* WORK ORDER: Tell how many lines in the data hold "interval", giving that figure alone.

####

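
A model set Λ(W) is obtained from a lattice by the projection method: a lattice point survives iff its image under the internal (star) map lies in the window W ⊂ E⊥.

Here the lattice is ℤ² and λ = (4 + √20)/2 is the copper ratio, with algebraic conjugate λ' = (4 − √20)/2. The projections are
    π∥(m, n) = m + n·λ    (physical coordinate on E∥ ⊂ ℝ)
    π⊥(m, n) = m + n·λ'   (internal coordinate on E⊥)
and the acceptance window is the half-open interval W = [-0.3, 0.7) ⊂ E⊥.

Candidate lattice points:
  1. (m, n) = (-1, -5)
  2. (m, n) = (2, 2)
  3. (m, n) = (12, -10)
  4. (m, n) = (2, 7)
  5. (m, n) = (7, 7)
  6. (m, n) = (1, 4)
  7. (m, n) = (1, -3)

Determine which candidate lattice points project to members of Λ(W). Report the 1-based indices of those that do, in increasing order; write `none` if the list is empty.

1, 4, 6

Compute λ' = (4−√20)/2 = -0.23607, so π⊥(m,n) = m -0.23607·n.
#1 (-1,-5): internal coord -1 + (-5)·λ' = +0.18034; +0.18034 ∈ [-0.3, 0.7) → IN Λ
#2 (2,2): internal coord 2 + (2)·λ' = +1.52786; +1.52786 ∉ [-0.3, 0.7) → out
#3 (12,-10): internal coord 12 + (-10)·λ' = +14.36068; +14.36068 ∉ [-0.3, 0.7) → out
#4 (2,7): internal coord 2 + (7)·λ' = +0.34752; +0.34752 ∈ [-0.3, 0.7) → IN Λ
#5 (7,7): internal coord 7 + (7)·λ' = +5.34752; +5.34752 ∉ [-0.3, 0.7) → out
#6 (1,4): internal coord 1 + (4)·λ' = +0.05573; +0.05573 ∈ [-0.3, 0.7) → IN Λ
#7 (1,-3): internal coord 1 + (-3)·λ' = +1.70820; +1.70820 ∉ [-0.3, 0.7) → out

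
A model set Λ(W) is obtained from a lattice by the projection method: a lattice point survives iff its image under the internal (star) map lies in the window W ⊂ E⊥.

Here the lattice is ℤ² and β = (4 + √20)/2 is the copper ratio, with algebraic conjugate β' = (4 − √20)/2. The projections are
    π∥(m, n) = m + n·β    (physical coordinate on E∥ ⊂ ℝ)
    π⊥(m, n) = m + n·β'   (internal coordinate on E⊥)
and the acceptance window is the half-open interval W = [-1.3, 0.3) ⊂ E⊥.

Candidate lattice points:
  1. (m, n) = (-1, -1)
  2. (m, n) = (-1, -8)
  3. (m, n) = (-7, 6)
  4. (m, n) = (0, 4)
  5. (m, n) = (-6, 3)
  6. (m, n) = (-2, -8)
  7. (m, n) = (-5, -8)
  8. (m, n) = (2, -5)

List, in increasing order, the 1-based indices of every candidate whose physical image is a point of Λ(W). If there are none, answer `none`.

1, 4, 6

Compute β' = (4−√20)/2 = -0.23607, so π⊥(m,n) = m -0.23607·n.
candidate 1: (m,n)=(-1,-1) → π∥ = -1-1·β ≈ -5.23607, π⊥ = -1-1·β' ≈ -0.76393 ∈ [-1.3, 0.3) ⇒ IN Λ
candidate 2: (m,n)=(-1,-8) → π∥ = -1-8·β ≈ -34.88854, π⊥ = -1-8·β' ≈ 0.88854 ∉ [-1.3, 0.3) ⇒ out
candidate 3: (m,n)=(-7,6) → π∥ = -7+6·β ≈ 18.41641, π⊥ = -7+6·β' ≈ -8.41641 ∉ [-1.3, 0.3) ⇒ out
candidate 4: (m,n)=(0,4) → π∥ = 0+4·β ≈ 16.94427, π⊥ = 0+4·β' ≈ -0.94427 ∈ [-1.3, 0.3) ⇒ IN Λ
candidate 5: (m,n)=(-6,3) → π∥ = -6+3·β ≈ 6.70820, π⊥ = -6+3·β' ≈ -6.70820 ∉ [-1.3, 0.3) ⇒ out
candidate 6: (m,n)=(-2,-8) → π∥ = -2-8·β ≈ -35.88854, π⊥ = -2-8·β' ≈ -0.11146 ∈ [-1.3, 0.3) ⇒ IN Λ
candidate 7: (m,n)=(-5,-8) → π∥ = -5-8·β ≈ -38.88854, π⊥ = -5-8·β' ≈ -3.11146 ∉ [-1.3, 0.3) ⇒ out
candidate 8: (m,n)=(2,-5) → π∥ = 2-5·β ≈ -19.18034, π⊥ = 2-5·β' ≈ 3.18034 ∉ [-1.3, 0.3) ⇒ out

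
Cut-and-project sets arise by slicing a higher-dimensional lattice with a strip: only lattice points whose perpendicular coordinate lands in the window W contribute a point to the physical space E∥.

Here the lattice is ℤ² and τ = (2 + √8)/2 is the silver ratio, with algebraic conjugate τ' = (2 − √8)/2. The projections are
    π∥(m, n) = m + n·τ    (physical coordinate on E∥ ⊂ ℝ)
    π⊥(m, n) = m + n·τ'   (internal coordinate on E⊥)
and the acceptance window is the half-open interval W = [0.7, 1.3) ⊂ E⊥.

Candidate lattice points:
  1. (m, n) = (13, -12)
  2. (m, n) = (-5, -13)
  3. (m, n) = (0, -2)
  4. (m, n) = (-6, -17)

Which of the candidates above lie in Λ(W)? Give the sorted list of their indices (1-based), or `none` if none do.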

####

* RESULT: 3